PROBLEM –
Only one span belongs in the answer: the line holding "April 30, 2019" through the last line of the entries below, retyped exactly.

Saved entries –
::::

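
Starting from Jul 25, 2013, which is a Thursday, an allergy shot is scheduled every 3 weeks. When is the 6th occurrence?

Nov 7, 2013

The 6th occurrence is 5 intervals after the first: 5 × 21 = 105 days after Jul 25, 2013.
Jul has 31 days — 6 days to the end of Jul leaves 99.
Aug has 31 days (68 left).
Sep has 30 days (38 left).
Oct has 31 days (7 left).
7 days into Nov → Nov 7, 2013.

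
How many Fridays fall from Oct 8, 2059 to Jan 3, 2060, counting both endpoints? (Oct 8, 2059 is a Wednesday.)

Oct 8, 2059 is a Wednesday; the first Friday on or after it is Oct 10, 2059 (2 days later).
From Oct 10, 2059 to Jan 3, 2060: 21 + 30 + 31 + 3 = 85 days (rest of Oct, Nov, Dec, Jan).
85 ÷ 7 = 12 full weeks with remainder 1, so 12 more Fridays after the first → 13.

13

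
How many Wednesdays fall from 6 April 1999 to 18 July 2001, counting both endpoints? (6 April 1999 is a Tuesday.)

120

6 April 1999 is a Tuesday; the first Wednesday on or after it is 7 April 1999 (1 day later).
From 7 April 1999 to 18 July 2001: 268 + 366 + 199 = 833 days (rest of 1999, 2000, to 18 July 2001 in 2001).
833 ÷ 7 = 119 full weeks with remainder 0, so 119 more Wednesdays after the first → 120.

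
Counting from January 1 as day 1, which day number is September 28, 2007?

Days in months before September: 31 + 28 + 31 + 30 + 31 + 30 + 31 + 31 = 243.
Plus 28 days into September → day 271.

271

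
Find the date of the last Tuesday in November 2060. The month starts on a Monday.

November 30, 2060

November 2060 begins on a Monday, so the first Tuesday is November 2 (1 day later).
November 2060 has 30 days. Adding weeks: 2, 9, 16, 23, 30 — the last one ≤ 30 is the 30th.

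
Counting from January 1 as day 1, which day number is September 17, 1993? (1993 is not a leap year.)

Days in months before September: 31 + 28 + 31 + 30 + 31 + 30 + 31 + 31 = 243.
Plus 17 days into September → day 260.

260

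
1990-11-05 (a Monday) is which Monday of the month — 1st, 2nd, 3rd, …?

1st

Day 5 falls in week ⌈5/7⌉ of the month.
Days 1–7 hold the 1st Monday, 8–14 the 2nd, 15–21 the 3rd, 22–28 the 4th, 29–31 the 5th.
5 is in the range for the 1st.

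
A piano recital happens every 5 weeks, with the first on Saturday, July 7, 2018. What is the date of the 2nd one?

August 11, 2018

The 2nd occurrence is 1 interval after the first: 1 × 35 = 35 days after July 7, 2018.
July has 31 days — 24 days to the end of July leaves 11.
11 days into August → August 11, 2018.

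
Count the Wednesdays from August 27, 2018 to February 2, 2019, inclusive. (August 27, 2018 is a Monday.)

August 27, 2018 is a Monday; the first Wednesday on or after it is August 29, 2018 (2 days later).
From August 29, 2018 to February 2, 2019: 2 + 30 + 31 + 30 + 31 + 31 + 2 = 157 days (rest of August, September, October, November, December, January, February).
157 ÷ 7 = 22 full weeks with remainder 3, so 22 more Wednesdays after the first → 23.

23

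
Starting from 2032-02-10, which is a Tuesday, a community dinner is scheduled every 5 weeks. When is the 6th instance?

2032-08-03

The 6th occurrence is 5 intervals after the first: 5 × 35 = 175 days after 2032-02-10.
February has 29 days — 19 days to the end of February leaves 156.
March has 31 days (125 left).
April has 30 days (95 left).
May has 31 days (64 left).
June has 30 days (34 left).
July has 31 days (3 left).
3 days into August → 2032-08-03.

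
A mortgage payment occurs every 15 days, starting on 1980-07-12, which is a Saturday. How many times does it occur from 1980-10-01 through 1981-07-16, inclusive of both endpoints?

19

Occurrences land 15·i days after 1980-07-12 for i = 0, 1, 2, …
1980-10-01 is 81 days after the start; 81 ÷ 15 = 5 remainder 6; since the remainder is 6, round up to i = 6. First occurrence in the window: #7 on 1980-10-10 (6×15 = 90 days in).
1981-07-16 is 369 days after the start; 369 ÷ 15 = 24 remainder 9. Last occurrence in the window: #25 on 1981-07-07.
Occurrences #7 through #25: 19 in total.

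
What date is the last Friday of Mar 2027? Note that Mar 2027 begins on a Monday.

Mar 26, 2027

Mar 2027 begins on a Monday, so the first Friday is Mar 5 (4 days later).
Mar 2027 has 31 days. Adding weeks: 5, 12, 19, 26 — the last one ≤ 31 is the 26th.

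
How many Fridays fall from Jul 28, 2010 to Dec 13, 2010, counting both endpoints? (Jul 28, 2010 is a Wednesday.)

20

Jul 28, 2010 is a Wednesday; the first Friday on or after it is Jul 30, 2010 (2 days later).
From Jul 30, 2010 to Dec 13, 2010: 1 + 31 + 30 + 31 + 30 + 13 = 136 days (rest of Jul, Aug, Sep, Oct, Nov, Dec).
136 ÷ 7 = 19 full weeks with remainder 3, so 19 more Fridays after the first → 20.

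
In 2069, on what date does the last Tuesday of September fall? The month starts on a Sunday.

2069-09-24

September 2069 begins on a Sunday, so the first Tuesday is September 3 (2 days later).
September 2069 has 30 days. Adding weeks: 3, 10, 17, 24 — the last one ≤ 30 is the 24th.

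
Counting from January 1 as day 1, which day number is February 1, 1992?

32

Days in months before February: 31 = 31.
Plus 1 day into February → day 32.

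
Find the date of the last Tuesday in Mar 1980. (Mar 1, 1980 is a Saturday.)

Mar 1980 begins on a Saturday, so the first Tuesday is Mar 4 (3 days later).
Mar 1980 has 31 days. Adding weeks: 4, 11, 18, 25 — the last one ≤ 31 is the 25th.

Mar 25, 1980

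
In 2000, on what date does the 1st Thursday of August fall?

3 August 2000

August 2000 begins on a Tuesday, so the first Thursday is August 3 (2 days later).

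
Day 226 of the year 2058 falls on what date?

Aug 14, 2058

Jan has 31 days (226 − 31 = 195 remain).
Feb has 28 days (195 − 28 = 167 remain).
Mar has 31 days (167 − 31 = 136 remain).
Apr has 30 days (136 − 30 = 106 remain).
May has 31 days (106 − 31 = 75 remain).
Jun has 30 days (75 − 30 = 45 remain).
Jul has 31 days (45 − 31 = 14 remain).
14 into Aug → Aug 14.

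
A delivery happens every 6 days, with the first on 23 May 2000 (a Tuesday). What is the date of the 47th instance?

The 47th occurrence is 46 intervals after the first: 46 × 6 = 276 days after 23 May 2000.
May has 31 days — 8 days to the end of May leaves 268.
June has 30 days (238 left).
July has 31 days (207 left).
August has 31 days (176 left).
September has 30 days (146 left).
October has 31 days (115 left).
November has 30 days (85 left).
December has 31 days (54 left).
January has 31 days (23 left).
23 days into February → 23 February 2001.

23 February 2001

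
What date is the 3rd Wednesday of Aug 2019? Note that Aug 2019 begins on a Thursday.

Aug 21, 2019

Aug 2019 begins on a Thursday, so the first Wednesday is Aug 7 (6 days later).
The 3rd Wednesday is 2 weeks later: 7 + 14 = 21.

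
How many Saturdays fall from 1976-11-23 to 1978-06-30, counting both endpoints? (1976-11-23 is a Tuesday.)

1976-11-23 is a Tuesday; the first Saturday on or after it is 1976-11-27 (4 days later).
From 1976-11-27 to 1978-06-30: 34 + 365 + 181 = 580 days (rest of 1976, 1977, to 1978-06-30 in 1978).
580 ÷ 7 = 82 full weeks with remainder 6, so 82 more Saturdays after the first → 83.

83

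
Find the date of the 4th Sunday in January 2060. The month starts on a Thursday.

January 2060 begins on a Thursday, so the first Sunday is January 4 (3 days later).
The 4th Sunday is 3 weeks later: 4 + 21 = 25.

2060-01-25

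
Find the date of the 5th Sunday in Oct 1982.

Oct 1982 begins on a Friday, so the first Sunday is Oct 3 (2 days later).
The 5th Sunday is 4 weeks later: 3 + 28 = 31.

Oct 31, 1982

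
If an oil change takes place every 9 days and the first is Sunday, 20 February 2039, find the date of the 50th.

6 May 2040

The 50th occurrence is 49 intervals after the first: 49 × 9 = 441 days after 20 February 2039.
February has 28 days — 8 days to the end of February leaves 433.
From end of February to end of 2039 is 306 days (127 left).
January has 31 days (96 left).
February has 29 days (67 left).
March has 31 days (36 left).
April has 30 days (6 left).
6 days into May → 6 May 2040.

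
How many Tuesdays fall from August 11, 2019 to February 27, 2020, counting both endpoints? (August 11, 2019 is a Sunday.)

August 11, 2019 is a Sunday; the first Tuesday on or after it is August 13, 2019 (2 days later).
From August 13, 2019 to February 27, 2020: 18 + 30 + 31 + 30 + 31 + 31 + 27 = 198 days (rest of August, September, October, November, December, January, February).
198 ÷ 7 = 28 full weeks with remainder 2, so 28 more Tuesdays after the first → 29.

29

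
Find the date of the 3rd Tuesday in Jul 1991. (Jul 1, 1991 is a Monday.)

Jul 16, 1991

Jul 1991 begins on a Monday, so the first Tuesday is Jul 2 (1 day later).
The 3rd Tuesday is 2 weeks later: 2 + 14 = 16.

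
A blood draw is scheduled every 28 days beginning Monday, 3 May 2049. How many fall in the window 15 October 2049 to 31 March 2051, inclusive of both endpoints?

Occurrences land 28·i days after 3 May 2049 for i = 0, 1, 2, …
15 October 2049 is 165 days after the start; 165 ÷ 28 = 5 remainder 25; since the remainder is 25, round up to i = 6. First occurrence in the window: #7 on 18 October 2049 (6×28 = 168 days in).
31 March 2051 is 697 days after the start; 697 ÷ 28 = 24 remainder 25. Last occurrence in the window: #25 on 6 March 2051.
Occurrences #7 through #25: 19 in total.

19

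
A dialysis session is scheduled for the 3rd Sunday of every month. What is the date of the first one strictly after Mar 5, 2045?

Mar 19, 2045

Mar 2045 starts on a Wednesday; its first Sunday is the 5th, so the 3rd Sunday is the 19th — Mar 19, 2045.
Mar 19, 2045 is after Mar 5, 2045, so that is the next one.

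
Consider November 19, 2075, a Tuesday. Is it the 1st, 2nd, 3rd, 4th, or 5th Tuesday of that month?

Day 19 falls in week ⌈19/7⌉ of the month.
Days 1–7 hold the 1st Tuesday, 8–14 the 2nd, 15–21 the 3rd, 22–28 the 4th, 29–31 the 5th.
19 is in the range for the 3rd.

3rd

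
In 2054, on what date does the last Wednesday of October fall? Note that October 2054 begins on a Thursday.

October 2054 begins on a Thursday, so the first Wednesday is October 7 (6 days later).
October 2054 has 31 days. Adding weeks: 7, 14, 21, 28 — the last one ≤ 31 is the 28th.

2054-10-28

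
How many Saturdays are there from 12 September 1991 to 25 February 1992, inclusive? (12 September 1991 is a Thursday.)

24

12 September 1991 is a Thursday; the first Saturday on or after it is 14 September 1991 (2 days later).
From 14 September 1991 to 25 February 1992: 16 + 31 + 30 + 31 + 31 + 25 = 164 days (rest of September, October, November, December, January, February).
164 ÷ 7 = 23 full weeks with remainder 3, so 23 more Saturdays after the first → 24.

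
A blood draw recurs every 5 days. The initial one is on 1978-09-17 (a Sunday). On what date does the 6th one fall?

The 6th occurrence is 5 intervals after the first: 5 × 5 = 25 days after 1978-09-17.
September has 30 days — 13 days to the end of September leaves 12.
12 days into October → 1978-10-12.

1978-10-12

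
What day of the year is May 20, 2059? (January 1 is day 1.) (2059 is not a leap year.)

Days in months before May: 31 + 28 + 31 + 30 = 120.
Plus 20 days into May → day 140.

140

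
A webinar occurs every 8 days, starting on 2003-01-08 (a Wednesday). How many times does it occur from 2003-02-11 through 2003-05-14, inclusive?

11

Occurrences land 8·i days after 2003-01-08 for i = 0, 1, 2, …
2003-02-11 is 34 days after the start; 34 ÷ 8 = 4 remainder 2; since the remainder is 2, round up to i = 5. First occurrence in the window: #6 on 2003-02-17 (5×8 = 40 days in).
2003-05-14 is 126 days after the start; 126 ÷ 8 = 15 remainder 6. Last occurrence in the window: #16 on 2003-05-08.
Occurrences #6 through #16: 11 in total.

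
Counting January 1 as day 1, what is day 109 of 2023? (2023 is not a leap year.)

Apr 19, 2023

Jan has 31 days (109 − 31 = 78 remain).
Feb has 28 days (78 − 28 = 50 remain).
Mar has 31 days (50 − 31 = 19 remain).
19 into Apr → Apr 19.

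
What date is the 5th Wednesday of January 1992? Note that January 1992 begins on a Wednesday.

1992-01-29

January 1992 begins on a Wednesday, so the first Wednesday is January 1.
The 5th Wednesday is 4 weeks later: 1 + 28 = 29.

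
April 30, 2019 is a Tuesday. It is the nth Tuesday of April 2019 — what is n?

Day 30 falls in week ⌈30/7⌉ of the month.
Days 1–7 hold the 1st Tuesday, 8–14 the 2nd, 15–21 the 3rd, 22–28 the 4th, 29–31 the 5th.
30 is in the range for the 5th.

5th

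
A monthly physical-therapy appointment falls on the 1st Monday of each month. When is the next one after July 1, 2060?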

::::

RESPONSE FOR THIS EXERCISE –
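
April 30, 2019 is a Tuesday. It is the nth Tuesday of April 2019 — what is n?

Day 30 falls in week ⌈30/7⌉ of the month.
Days 1–7 hold the 1st Tuesday, 8–14 the 2nd, 15–21 the 3rd, 22–28 the 4th, 29–31 the 5th.
30 is in the range for the 5th.

5th

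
A monthly physical-therapy appointment falls on the 1st Monday of each month. When is the next one after July 1, 2060?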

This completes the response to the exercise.